▸ **Problem to work on**
Copy out all of the entries below without any change.

----- Data extracts

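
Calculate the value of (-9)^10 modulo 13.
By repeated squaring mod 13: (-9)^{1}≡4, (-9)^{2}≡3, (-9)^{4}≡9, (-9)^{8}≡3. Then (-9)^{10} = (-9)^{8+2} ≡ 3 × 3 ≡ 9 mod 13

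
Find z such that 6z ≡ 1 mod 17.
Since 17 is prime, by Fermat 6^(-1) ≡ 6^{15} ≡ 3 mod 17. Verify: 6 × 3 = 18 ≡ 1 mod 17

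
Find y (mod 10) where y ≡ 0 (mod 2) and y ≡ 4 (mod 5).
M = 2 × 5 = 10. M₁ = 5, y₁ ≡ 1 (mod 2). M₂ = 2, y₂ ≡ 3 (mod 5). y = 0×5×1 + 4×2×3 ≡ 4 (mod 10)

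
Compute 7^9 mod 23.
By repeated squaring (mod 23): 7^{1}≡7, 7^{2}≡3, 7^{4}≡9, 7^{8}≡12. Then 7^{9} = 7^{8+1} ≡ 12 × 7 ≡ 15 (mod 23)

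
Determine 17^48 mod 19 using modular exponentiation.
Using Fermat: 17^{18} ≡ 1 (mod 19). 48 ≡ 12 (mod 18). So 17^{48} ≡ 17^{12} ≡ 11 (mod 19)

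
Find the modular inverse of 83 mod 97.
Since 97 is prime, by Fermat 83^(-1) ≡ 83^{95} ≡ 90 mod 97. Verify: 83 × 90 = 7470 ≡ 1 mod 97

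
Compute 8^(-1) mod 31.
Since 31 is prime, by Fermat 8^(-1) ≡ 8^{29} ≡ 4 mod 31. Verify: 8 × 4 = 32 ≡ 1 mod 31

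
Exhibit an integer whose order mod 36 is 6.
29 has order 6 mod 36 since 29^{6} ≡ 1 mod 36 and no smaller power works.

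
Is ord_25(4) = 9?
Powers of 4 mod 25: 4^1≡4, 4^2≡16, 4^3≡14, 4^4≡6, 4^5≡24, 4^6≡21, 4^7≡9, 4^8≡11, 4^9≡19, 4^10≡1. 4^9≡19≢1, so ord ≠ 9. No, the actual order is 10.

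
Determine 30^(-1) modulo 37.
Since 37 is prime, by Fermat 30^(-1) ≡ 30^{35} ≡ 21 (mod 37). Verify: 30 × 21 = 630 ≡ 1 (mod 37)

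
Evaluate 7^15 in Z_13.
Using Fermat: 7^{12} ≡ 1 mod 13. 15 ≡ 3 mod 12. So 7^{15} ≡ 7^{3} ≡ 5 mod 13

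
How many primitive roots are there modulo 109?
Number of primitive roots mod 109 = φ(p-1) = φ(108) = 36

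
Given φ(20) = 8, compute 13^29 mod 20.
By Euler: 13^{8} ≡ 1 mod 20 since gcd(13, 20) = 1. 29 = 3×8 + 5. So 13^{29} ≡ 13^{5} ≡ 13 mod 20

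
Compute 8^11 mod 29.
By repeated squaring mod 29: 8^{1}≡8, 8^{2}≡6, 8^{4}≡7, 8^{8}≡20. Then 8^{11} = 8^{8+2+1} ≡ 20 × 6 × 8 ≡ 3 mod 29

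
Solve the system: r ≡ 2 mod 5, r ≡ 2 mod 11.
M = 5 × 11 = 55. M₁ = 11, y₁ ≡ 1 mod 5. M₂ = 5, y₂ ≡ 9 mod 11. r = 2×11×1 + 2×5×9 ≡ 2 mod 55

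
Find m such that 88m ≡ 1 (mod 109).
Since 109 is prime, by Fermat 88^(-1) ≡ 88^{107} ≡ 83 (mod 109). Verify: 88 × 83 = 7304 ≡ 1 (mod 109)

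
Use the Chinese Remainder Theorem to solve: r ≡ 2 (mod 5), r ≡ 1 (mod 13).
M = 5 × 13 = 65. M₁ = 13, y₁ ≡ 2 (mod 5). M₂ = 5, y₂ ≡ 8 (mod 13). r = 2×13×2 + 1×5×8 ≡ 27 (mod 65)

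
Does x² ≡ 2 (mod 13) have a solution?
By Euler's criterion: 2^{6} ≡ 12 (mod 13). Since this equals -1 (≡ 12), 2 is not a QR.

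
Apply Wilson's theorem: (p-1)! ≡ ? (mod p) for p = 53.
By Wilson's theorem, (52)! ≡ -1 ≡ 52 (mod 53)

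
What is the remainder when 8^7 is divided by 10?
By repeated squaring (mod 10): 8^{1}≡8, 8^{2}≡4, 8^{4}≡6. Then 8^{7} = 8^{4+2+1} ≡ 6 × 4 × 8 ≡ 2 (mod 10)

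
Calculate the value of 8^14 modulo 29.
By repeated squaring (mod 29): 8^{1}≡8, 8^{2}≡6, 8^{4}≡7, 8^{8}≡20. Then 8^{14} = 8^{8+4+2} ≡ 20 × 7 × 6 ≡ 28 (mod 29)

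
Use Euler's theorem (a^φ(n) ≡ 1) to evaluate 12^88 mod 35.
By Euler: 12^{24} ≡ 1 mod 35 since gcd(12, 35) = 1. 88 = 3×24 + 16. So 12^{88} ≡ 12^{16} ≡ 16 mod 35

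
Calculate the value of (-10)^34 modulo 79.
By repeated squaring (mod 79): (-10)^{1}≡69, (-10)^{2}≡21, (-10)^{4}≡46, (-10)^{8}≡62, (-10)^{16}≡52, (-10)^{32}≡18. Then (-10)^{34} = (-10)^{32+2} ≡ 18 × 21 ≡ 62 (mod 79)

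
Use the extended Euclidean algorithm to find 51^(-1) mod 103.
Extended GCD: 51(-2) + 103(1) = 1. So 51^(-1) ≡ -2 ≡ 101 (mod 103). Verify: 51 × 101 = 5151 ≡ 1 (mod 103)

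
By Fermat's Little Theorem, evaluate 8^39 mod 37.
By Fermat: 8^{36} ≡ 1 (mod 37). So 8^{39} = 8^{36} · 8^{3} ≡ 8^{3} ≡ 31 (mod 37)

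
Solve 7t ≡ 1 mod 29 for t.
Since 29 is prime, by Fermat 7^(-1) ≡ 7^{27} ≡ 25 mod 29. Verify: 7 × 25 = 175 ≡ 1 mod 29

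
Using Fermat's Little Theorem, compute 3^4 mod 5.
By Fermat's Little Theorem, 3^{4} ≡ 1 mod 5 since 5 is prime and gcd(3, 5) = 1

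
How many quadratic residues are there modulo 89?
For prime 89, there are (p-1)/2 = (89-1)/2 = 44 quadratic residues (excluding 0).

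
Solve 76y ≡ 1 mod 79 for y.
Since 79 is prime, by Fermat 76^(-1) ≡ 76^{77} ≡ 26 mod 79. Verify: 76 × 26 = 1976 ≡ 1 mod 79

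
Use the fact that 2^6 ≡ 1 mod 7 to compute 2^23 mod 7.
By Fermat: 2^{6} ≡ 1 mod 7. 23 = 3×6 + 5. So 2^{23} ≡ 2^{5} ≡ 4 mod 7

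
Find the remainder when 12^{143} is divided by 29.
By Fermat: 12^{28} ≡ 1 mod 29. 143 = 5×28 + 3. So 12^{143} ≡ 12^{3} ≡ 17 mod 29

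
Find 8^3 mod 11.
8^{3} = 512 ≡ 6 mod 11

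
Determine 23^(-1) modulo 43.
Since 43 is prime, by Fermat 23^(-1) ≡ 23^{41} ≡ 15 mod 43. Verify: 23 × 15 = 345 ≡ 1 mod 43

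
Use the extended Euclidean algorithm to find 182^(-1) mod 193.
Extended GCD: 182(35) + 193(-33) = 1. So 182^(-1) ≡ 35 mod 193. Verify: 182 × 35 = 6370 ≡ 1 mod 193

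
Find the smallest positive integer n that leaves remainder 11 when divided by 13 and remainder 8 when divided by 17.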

----------

▸ **Your solution**
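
Calculate the value of (-9)^10 modulo 13.
By repeated squaring mod 13: (-9)^{1}≡4, (-9)^{2}≡3, (-9)^{4}≡9, (-9)^{8}≡3. Then (-9)^{10} = (-9)^{8+2} ≡ 3 × 3 ≡ 9 mod 13

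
Find z such that 6z ≡ 1 mod 17.
Since 17 is prime, by Fermat 6^(-1) ≡ 6^{15} ≡ 3 mod 17. Verify: 6 × 3 = 18 ≡ 1 mod 17

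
Find y (mod 10) where y ≡ 0 (mod 2) and y ≡ 4 (mod 5).
M = 2 × 5 = 10. M₁ = 5, y₁ ≡ 1 (mod 2). M₂ = 2, y₂ ≡ 3 (mod 5). y = 0×5×1 + 4×2×3 ≡ 4 (mod 10)

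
Compute 7^9 mod 23.
By repeated squaring (mod 23): 7^{1}≡7, 7^{2}≡3, 7^{4}≡9, 7^{8}≡12. Then 7^{9} = 7^{8+1} ≡ 12 × 7 ≡ 15 (mod 23)

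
Determine 17^48 mod 19 using modular exponentiation.
Using Fermat: 17^{18} ≡ 1 (mod 19). 48 ≡ 12 (mod 18). So 17^{48} ≡ 17^{12} ≡ 11 (mod 19)

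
Find the modular inverse of 83 mod 97.
Since 97 is prime, by Fermat 83^(-1) ≡ 83^{95} ≡ 90 mod 97. Verify: 83 × 90 = 7470 ≡ 1 mod 97

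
Compute 8^(-1) mod 31.
Since 31 is prime, by Fermat 8^(-1) ≡ 8^{29} ≡ 4 mod 31. Verify: 8 × 4 = 32 ≡ 1 mod 31

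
Exhibit an integer whose order mod 36 is 6.
29 has order 6 mod 36 since 29^{6} ≡ 1 mod 36 and no smaller power works.

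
Is ord_25(4) = 9?
Powers of 4 mod 25: 4^1≡4, 4^2≡16, 4^3≡14, 4^4≡6, 4^5≡24, 4^6≡21, 4^7≡9, 4^8≡11, 4^9≡19, 4^10≡1. 4^9≡19≢1, so ord ≠ 9. No, the actual order is 10.

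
Determine 30^(-1) modulo 37.
Since 37 is prime, by Fermat 30^(-1) ≡ 30^{35} ≡ 21 (mod 37). Verify: 30 × 21 = 630 ≡ 1 (mod 37)

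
Evaluate 7^15 in Z_13.
Using Fermat: 7^{12} ≡ 1 mod 13. 15 ≡ 3 mod 12. So 7^{15} ≡ 7^{3} ≡ 5 mod 13

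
How many primitive roots are there modulo 109?
Number of primitive roots mod 109 = φ(p-1) = φ(108) = 36

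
Given φ(20) = 8, compute 13^29 mod 20.
By Euler: 13^{8} ≡ 1 mod 20 since gcd(13, 20) = 1. 29 = 3×8 + 5. So 13^{29} ≡ 13^{5} ≡ 13 mod 20

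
Compute 8^11 mod 29.
By repeated squaring mod 29: 8^{1}≡8, 8^{2}≡6, 8^{4}≡7, 8^{8}≡20. Then 8^{11} = 8^{8+2+1} ≡ 20 × 6 × 8 ≡ 3 mod 29

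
Solve the system: r ≡ 2 mod 5, r ≡ 2 mod 11.
M = 5 × 11 = 55. M₁ = 11, y₁ ≡ 1 mod 5. M₂ = 5, y₂ ≡ 9 mod 11. r = 2×11×1 + 2×5×9 ≡ 2 mod 55

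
Find m such that 88m ≡ 1 (mod 109).
Since 109 is prime, by Fermat 88^(-1) ≡ 88^{107} ≡ 83 (mod 109). Verify: 88 × 83 = 7304 ≡ 1 (mod 109)

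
Use the Chinese Remainder Theorem to solve: r ≡ 2 (mod 5), r ≡ 1 (mod 13).
M = 5 × 13 = 65. M₁ = 13, y₁ ≡ 2 (mod 5). M₂ = 5, y₂ ≡ 8 (mod 13). r = 2×13×2 + 1×5×8 ≡ 27 (mod 65)

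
Does x² ≡ 2 (mod 13) have a solution?
By Euler's criterion: 2^{6} ≡ 12 (mod 13). Since this equals -1 (≡ 12), 2 is not a QR.

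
Apply Wilson's theorem: (p-1)! ≡ ? (mod p) for p = 53.
By Wilson's theorem, (52)! ≡ -1 ≡ 52 (mod 53)

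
What is the remainder when 8^7 is divided by 10?
By repeated squaring (mod 10): 8^{1}≡8, 8^{2}≡4, 8^{4}≡6. Then 8^{7} = 8^{4+2+1} ≡ 6 × 4 × 8 ≡ 2 (mod 10)

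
Calculate the value of 8^14 modulo 29.
By repeated squaring (mod 29): 8^{1}≡8, 8^{2}≡6, 8^{4}≡7, 8^{8}≡20. Then 8^{14} = 8^{8+4+2} ≡ 20 × 7 × 6 ≡ 28 (mod 29)

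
Use Euler's theorem (a^φ(n) ≡ 1) to evaluate 12^88 mod 35.
By Euler: 12^{24} ≡ 1 mod 35 since gcd(12, 35) = 1. 88 = 3×24 + 16. So 12^{88} ≡ 12^{16} ≡ 16 mod 35

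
Calculate the value of (-10)^34 modulo 79.
By repeated squaring (mod 79): (-10)^{1}≡69, (-10)^{2}≡21, (-10)^{4}≡46, (-10)^{8}≡62, (-10)^{16}≡52, (-10)^{32}≡18. Then (-10)^{34} = (-10)^{32+2} ≡ 18 × 21 ≡ 62 (mod 79)

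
Use the extended Euclidean algorithm to find 51^(-1) mod 103.
Extended GCD: 51(-2) + 103(1) = 1. So 51^(-1) ≡ -2 ≡ 101 (mod 103). Verify: 51 × 101 = 5151 ≡ 1 (mod 103)

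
By Fermat's Little Theorem, evaluate 8^39 mod 37.
By Fermat: 8^{36} ≡ 1 (mod 37). So 8^{39} = 8^{36} · 8^{3} ≡ 8^{3} ≡ 31 (mod 37)

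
Solve 7t ≡ 1 mod 29 for t.
Since 29 is prime, by Fermat 7^(-1) ≡ 7^{27} ≡ 25 mod 29. Verify: 7 × 25 = 175 ≡ 1 mod 29

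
Using Fermat's Little Theorem, compute 3^4 mod 5.
By Fermat's Little Theorem, 3^{4} ≡ 1 mod 5 since 5 is prime and gcd(3, 5) = 1

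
How many quadratic residues are there modulo 89?
For prime 89, there are (p-1)/2 = (89-1)/2 = 44 quadratic residues (excluding 0).

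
Solve 76y ≡ 1 mod 79 for y.
Since 79 is prime, by Fermat 76^(-1) ≡ 76^{77} ≡ 26 mod 79. Verify: 76 × 26 = 1976 ≡ 1 mod 79

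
Use the fact that 2^6 ≡ 1 mod 7 to compute 2^23 mod 7.
By Fermat: 2^{6} ≡ 1 mod 7. 23 = 3×6 + 5. So 2^{23} ≡ 2^{5} ≡ 4 mod 7

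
Find the remainder when 12^{143} is divided by 29.
By Fermat: 12^{28} ≡ 1 mod 29. 143 = 5×28 + 3. So 12^{143} ≡ 12^{3} ≡ 17 mod 29

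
Find 8^3 mod 11.
8^{3} = 512 ≡ 6 mod 11

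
Determine 23^(-1) modulo 43.
Since 43 is prime, by Fermat 23^(-1) ≡ 23^{41} ≡ 15 mod 43. Verify: 23 × 15 = 345 ≡ 1 mod 43

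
Use the extended Euclidean algorithm to find 182^(-1) mod 193.
Extended GCD: 182(35) + 193(-33) = 1. So 182^(-1) ≡ 35 mod 193. Verify: 182 × 35 = 6370 ≡ 1 mod 193

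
Find the smallest positive integer n that leaves remainder 11 when divided by 13 and remainder 8 when divided by 17.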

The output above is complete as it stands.